Problem: When you reach the line containing "10 28 40 42", stop after it; until then, copy each line of the listing exactly, starting with the first.
======== Information given ========
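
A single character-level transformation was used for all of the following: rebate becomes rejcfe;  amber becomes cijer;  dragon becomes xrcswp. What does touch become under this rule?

fwmqz

This is an affine cipher: with a=0,…,z=25, each position x becomes (7x+2) mod 26.
For touch: t(19)→7·19+2≡5=f; o(14)→7·14+2≡22=w; u(20)→7·20+2≡12=m; c(2)→7·2+2≡16=q; h(7)→7·7+2≡25=z (all mod 26).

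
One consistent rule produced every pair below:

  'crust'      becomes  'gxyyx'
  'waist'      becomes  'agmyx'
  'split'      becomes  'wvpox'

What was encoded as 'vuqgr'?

A repeating key of period 2 is used — shifts +4, +6 over and over.
Decoding vuqgr: v−4=r, u−6=o, q−4=m, g−6=a, r−4=n.

roman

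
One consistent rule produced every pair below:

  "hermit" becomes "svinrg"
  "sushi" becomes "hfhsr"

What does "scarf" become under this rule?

Each letter is replaced by its mirror in the alphabet: a↔z, b↔y, c↔x, and so on (the Atbash cipher).
For scarf: s↔h, c↔x, a↔z, r↔i, f↔u.

hxziu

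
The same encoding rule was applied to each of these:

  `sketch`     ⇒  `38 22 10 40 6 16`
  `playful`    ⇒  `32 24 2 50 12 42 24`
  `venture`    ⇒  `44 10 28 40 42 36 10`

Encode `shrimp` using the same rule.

s(#19)→38 and k(#11)→22: differences scale by 2, so n = 2·pos + 0. The formula is n = 2×(alphabet index, a=1).
Applying it to shrimp: s=19→38, h=8→16, r=18→36, i=9→18, m=13→26, p=16→32.

38 16 36 18 26 32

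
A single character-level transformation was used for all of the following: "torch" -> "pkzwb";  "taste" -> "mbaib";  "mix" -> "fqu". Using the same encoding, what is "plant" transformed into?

bvitx

Read the word backwards and shift each letter +8.
For plant: reverse → tnalp; then shift: t+8=b, n+8=v, a+8=i, l+8=t, p+8=x.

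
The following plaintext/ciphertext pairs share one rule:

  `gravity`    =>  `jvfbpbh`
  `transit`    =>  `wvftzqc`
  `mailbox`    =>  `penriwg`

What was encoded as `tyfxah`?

quartz

In gravity: g→j is +3, r→v is +4, a→f is +5, v→b is +6 — the shift increases by 1 each position. Letter i (0-indexed) is shifted by i+3, so successive shifts are 3, 4, 5, ….
Undoing it on tyfxah: t−3=q, y−4=u, f−5=a, x−6=r, a−7=t, h−8=z.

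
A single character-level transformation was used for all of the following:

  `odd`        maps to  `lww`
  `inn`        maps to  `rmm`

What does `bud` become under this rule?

yfw

Each pair mirrors across the alphabet (o↔l, d↔w, d↔w): positions sum to 25. Each letter is replaced by its mirror in the alphabet: a↔z, b↔y, c↔x, and so on (the Atbash cipher).
For bud: b↔y, u↔f, d↔w.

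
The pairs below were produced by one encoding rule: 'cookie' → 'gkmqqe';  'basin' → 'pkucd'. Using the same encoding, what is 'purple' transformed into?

The output letters match the input read backwards, each shifted +2: cookie reversed is eikooc. Read the word backwards and shift each letter +2.
On purple: reverse → elprup; then shift: e+2=g, l+2=n, p+2=r, r+2=t, u+2=w, p+2=r.

gnrtwr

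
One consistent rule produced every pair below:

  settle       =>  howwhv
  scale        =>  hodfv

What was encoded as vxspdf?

campus

The output letters match the input read backwards, each shifted +3: settle reversed is elttes. Two steps: reverse the string, then apply a Caesar shift of +3.
Reversing it on vxspdf: shift back: v−3=s, x−3=u, s−3=p, p−3=m, d−3=a, f−3=c → supmac; then reverse → campus.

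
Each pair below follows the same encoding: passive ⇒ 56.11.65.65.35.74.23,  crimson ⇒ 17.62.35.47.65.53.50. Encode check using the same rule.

17.32.23.17.41

p(#16)→56 and a(#1)→11: differences scale by 3, so n = 3·pos + 8. With a=1..z=26, the number is 3·pos + 8.
On check: c=3→17, h=8→32, e=5→23, c=3→17, k=11→41.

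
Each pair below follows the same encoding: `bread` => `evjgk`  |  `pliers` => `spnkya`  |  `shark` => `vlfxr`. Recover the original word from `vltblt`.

shovel

In bread: b→e is +3, r→v is +4, e→j is +5, a→g is +6 — the shift increases by 1 each position. The shift increases by 1 at each position, starting from +3: 3, 4, 5, ….
Decoding vltblt: v−3=s, l−4=h, t−5=o, b−6=v, l−7=e, t−8=l.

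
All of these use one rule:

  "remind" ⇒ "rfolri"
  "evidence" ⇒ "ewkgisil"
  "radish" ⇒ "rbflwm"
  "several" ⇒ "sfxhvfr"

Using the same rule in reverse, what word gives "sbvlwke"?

satisfy

Each letter shifts forward by its position index (0, 1, 2, …) — the shift grows by one for each successive letter.
Reversing it on sbvlwke: s−0=s, b−1=a, v−2=t, l−3=i, w−4=s, k−5=f, e−6=y.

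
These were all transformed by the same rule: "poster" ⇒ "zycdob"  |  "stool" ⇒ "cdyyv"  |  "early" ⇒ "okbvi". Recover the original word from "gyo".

woe

Every letter moves 10 places later in the alphabet, wrapping around z→a.
Decoding gyo: g−10=w, y−10=o, o−10=e.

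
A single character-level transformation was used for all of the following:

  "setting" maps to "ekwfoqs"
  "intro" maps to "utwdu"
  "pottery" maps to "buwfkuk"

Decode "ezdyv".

Shifts by position in setting: pos 0: s→e (+12), pos 1: e→k (+6), pos 2: t→w (+3), pos 3: t→f (+12), pos 4: i→o (+6), pos 5: n→q (+3) — repeating every 3. A repeating key of period 3 is used — shifts +12, +6, +3 over and over.
Undoing it on ezdyv: e−12=s, z−6=t, d−3=a, y−12=m, v−6=p.

stamp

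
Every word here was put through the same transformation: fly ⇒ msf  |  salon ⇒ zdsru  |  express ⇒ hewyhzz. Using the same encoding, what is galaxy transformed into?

Vowels shift forward by 3 and consonants shift forward by 7.
Applying it to galaxy: g(cons)+7=n, a(vowel)+3=d, l(cons)+7=s, a(vowel)+3=d, x(cons)+7=e, y(cons)+7=f.

ndsdef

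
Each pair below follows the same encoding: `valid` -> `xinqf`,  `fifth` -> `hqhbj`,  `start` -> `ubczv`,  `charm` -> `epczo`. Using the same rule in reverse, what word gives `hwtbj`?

forth

Shifts by position in valid: pos 0: v→x (+2), pos 1: a→i (+8), pos 2: l→n (+2), pos 3: i→q (+8) — repeating every 2. It's a Vigenère-style cipher with numeric key [2,8]: position i shifts by key[i mod 2].
Decoding hwtbj: h−2=f, w−8=o, t−2=r, b−8=t, j−2=h.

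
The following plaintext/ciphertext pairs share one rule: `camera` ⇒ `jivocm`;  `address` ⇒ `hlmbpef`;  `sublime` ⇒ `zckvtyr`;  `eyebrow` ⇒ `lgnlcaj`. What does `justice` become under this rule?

In camera: c→j is +7, a→i is +8, m→v is +9, e→o is +10 — the shift increases by 1 each position. Each letter shifts forward by (position + 7), i.e. 7, 8, 9, … — the shift grows by one for each successive letter.
Applying it to justice: j+7=q, u+8=c, s+9=b, t+10=d, i+11=t, c+12=o, e+13=r.

qcbdtor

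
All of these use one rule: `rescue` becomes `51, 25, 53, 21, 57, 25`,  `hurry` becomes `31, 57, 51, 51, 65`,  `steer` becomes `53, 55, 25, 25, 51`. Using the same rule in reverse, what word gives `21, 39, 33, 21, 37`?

click

r(#18)→51 and e(#5)→25: differences scale by 2, so n = 2·pos + 15. The formula is n = 2×(alphabet index, a=1) + 15.
Decoding 21, 39, 33, 21, 37: 21→(21−15)÷2=3=c, 39→(39−15)÷2=12=l, 33→(33−15)÷2=9=i, 21→(21−15)÷2=3=c, 37→(37−15)÷2=11=k.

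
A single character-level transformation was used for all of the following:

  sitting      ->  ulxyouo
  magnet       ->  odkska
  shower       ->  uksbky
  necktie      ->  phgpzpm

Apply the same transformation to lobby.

nrfge

In sitting: s→u is +2, i→l is +3, t→x is +4, t→y is +5 — the shift increases by 1 each position. Each letter shifts forward by (position + 2), i.e. 2, 3, 4, … — the shift grows by one for each successive letter.
For lobby: l+2=n, o+3=r, b+4=f, b+5=g, y+6=e.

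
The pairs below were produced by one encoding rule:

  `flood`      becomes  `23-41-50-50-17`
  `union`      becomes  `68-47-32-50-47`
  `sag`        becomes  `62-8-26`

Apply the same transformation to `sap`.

62-8-53

f(#6)→23 and l(#12)→41: differences scale by 3, so n = 3·pos + 5. Each letter becomes 3×(its alphabet position, a=1..z=26) + 5.
Applying it to sap: s=19→62, a=1→8, p=16→53.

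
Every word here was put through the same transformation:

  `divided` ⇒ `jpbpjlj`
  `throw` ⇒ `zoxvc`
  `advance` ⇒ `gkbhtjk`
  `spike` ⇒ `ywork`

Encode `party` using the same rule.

Shifts by position in divided: pos 0: d→j (+6), pos 1: i→p (+7), pos 2: v→b (+6), pos 3: i→p (+7) — repeating every 2. A repeating key of period 2 is used — shifts +6, +7 over and over.
On party: p+6=v, a+7=h, r+6=x, t+7=a, y+6=e.

vhxae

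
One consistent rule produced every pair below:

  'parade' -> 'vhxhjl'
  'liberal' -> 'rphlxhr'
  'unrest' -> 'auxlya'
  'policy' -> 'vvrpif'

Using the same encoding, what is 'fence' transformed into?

lltjk

Shifts by position in parade: pos 0: p→v (+6), pos 1: a→h (+7), pos 2: r→x (+6), pos 3: a→h (+7) — repeating every 2. It's a Vigenère-style cipher with numeric key [6,7]: position i shifts by key[i mod 2].
On fence: f+6=l, e+7=l, n+6=t, c+7=j, e+6=k.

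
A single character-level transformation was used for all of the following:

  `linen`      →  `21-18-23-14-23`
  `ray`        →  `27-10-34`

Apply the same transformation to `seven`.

l is letter #12 and maps to 21: an offset of 9. The number is (letter's place in the alphabet, a=1) + 9.
For seven: s=19→28, e=5→14, v=22→31, e=5→14, n=14→23.

28-14-31-14-23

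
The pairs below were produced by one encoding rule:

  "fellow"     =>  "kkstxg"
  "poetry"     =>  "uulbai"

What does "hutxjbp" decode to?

In fellow: f→k is +5, e→k is +6, l→s is +7, l→t is +8 — the shift increases by 1 each position. The shift increases by 1 at each position, starting from +5: 5, 6, 7, ….
Decoding hutxjbp: h−5=c, u−6=o, t−7=m, x−8=p, j−9=a, b−10=r, p−11=e.

compare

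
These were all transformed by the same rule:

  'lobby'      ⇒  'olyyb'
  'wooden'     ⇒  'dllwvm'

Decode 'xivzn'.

cream

This is the alphabet-reversal cipher (Atbash): a becomes z, b becomes y, etc.
Decoding xivzn: x↔c, i↔r, v↔e, z↔a, n↔m.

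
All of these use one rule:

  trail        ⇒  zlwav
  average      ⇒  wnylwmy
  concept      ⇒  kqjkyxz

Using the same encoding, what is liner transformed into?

t(19)→z(25) and r(17)→l(11) fit y≡7x+22 (mod 26); the inverse of 7 mod 26 is 15. Treating letters as 0–25, the rule is x ↦ 7x + 22 (mod 26).
On liner: l(11)→7·11+22≡21=v; i(8)→7·8+22≡0=a; n(13)→7·13+22≡9=j; e(4)→7·4+22≡24=y; r(17)→7·17+22≡11=l (all mod 26).

vajyl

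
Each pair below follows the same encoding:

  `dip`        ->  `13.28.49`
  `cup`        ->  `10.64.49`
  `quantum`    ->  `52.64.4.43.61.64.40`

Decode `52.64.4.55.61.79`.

quartz

d(#4)→13 and i(#9)→28: differences scale by 3, so n = 3·pos + 1. With a=1..z=26, the number is 3·pos + 1.
Reversing it on 52.64.4.55.61.79: 52→(52−1)÷3=17=q, 64→(64−1)÷3=21=u, 4→(4−1)÷3=1=a, 55→(55−1)÷3=18=r, 61→(61−1)÷3=20=t, 79→(79−1)÷3=26=z.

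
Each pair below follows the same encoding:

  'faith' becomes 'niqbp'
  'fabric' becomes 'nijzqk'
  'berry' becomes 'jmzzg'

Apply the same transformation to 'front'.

nzwvb

Each letter is shifted forward by 8 in the alphabet (a Caesar shift of +8).
On front: f+8=n, r+8=z, o+8=w, n+8=v, t+8=b.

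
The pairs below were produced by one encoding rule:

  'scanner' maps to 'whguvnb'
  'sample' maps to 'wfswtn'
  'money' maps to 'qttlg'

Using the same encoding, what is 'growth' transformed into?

kwudbq

In scanner: s→w is +4, c→h is +5, a→g is +6, n→u is +7 — the shift increases by 1 each position. Letter i (0-indexed) is shifted by i+4, so successive shifts are 4, 5, 6, ….
Applying it to growth: g+4=k, r+5=w, o+6=u, w+7=d, t+8=b, h+9=q.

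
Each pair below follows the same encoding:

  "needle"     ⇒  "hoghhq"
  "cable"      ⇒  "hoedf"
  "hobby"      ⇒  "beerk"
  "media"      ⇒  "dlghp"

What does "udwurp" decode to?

Two steps: reverse the string, then apply a Caesar shift of +3.
Reversing it on udwurp: shift back: u−3=r, d−3=a, w−3=t, u−3=r, r−3=o, p−3=m → ratrom; then reverse → mortar.

mortar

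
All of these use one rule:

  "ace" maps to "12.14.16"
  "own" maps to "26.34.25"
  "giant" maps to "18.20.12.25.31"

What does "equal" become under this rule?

16.28.32.12.23

a is letter #1 and maps to 12: an offset of 11. The number is (letter's place in the alphabet, a=1) + 11.
On equal: e=5→16, q=17→28, u=21→32, a=1→12, l=12→23.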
========
Solution to the exercise:
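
A single character-level transformation was used for all of the following: rebate becomes rejcfe;  amber becomes cijer;  dragon becomes xrcswp. What does touch become under this rule?

fwmqz

This is an affine cipher: with a=0,…,z=25, each position x becomes (7x+2) mod 26.
For touch: t(19)→7·19+2≡5=f; o(14)→7·14+2≡22=w; u(20)→7·20+2≡12=m; c(2)→7·2+2≡16=q; h(7)→7·7+2≡25=z (all mod 26).

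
One consistent rule produced every pair below:

  'crust'      becomes  'gxyyx'
  'waist'      becomes  'agmyx'
  'split'      becomes  'wvpox'

What was encoded as 'vuqgr'?

A repeating key of period 2 is used — shifts +4, +6 over and over.
Decoding vuqgr: v−4=r, u−6=o, q−4=m, g−6=a, r−4=n.

roman

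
One consistent rule produced every pair below:

  "hermit" becomes "svinrg"
  "sushi" becomes "hfhsr"

What does "scarf" become under this rule?

Each letter is replaced by its mirror in the alphabet: a↔z, b↔y, c↔x, and so on (the Atbash cipher).
For scarf: s↔h, c↔x, a↔z, r↔i, f↔u.

hxziu

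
The same encoding rule was applied to each of these:

  `sketch`     ⇒  `38 22 10 40 6 16`
  `playful`    ⇒  `32 24 2 50 12 42 24`
  `venture`    ⇒  `44 10 28 40 42 36 10`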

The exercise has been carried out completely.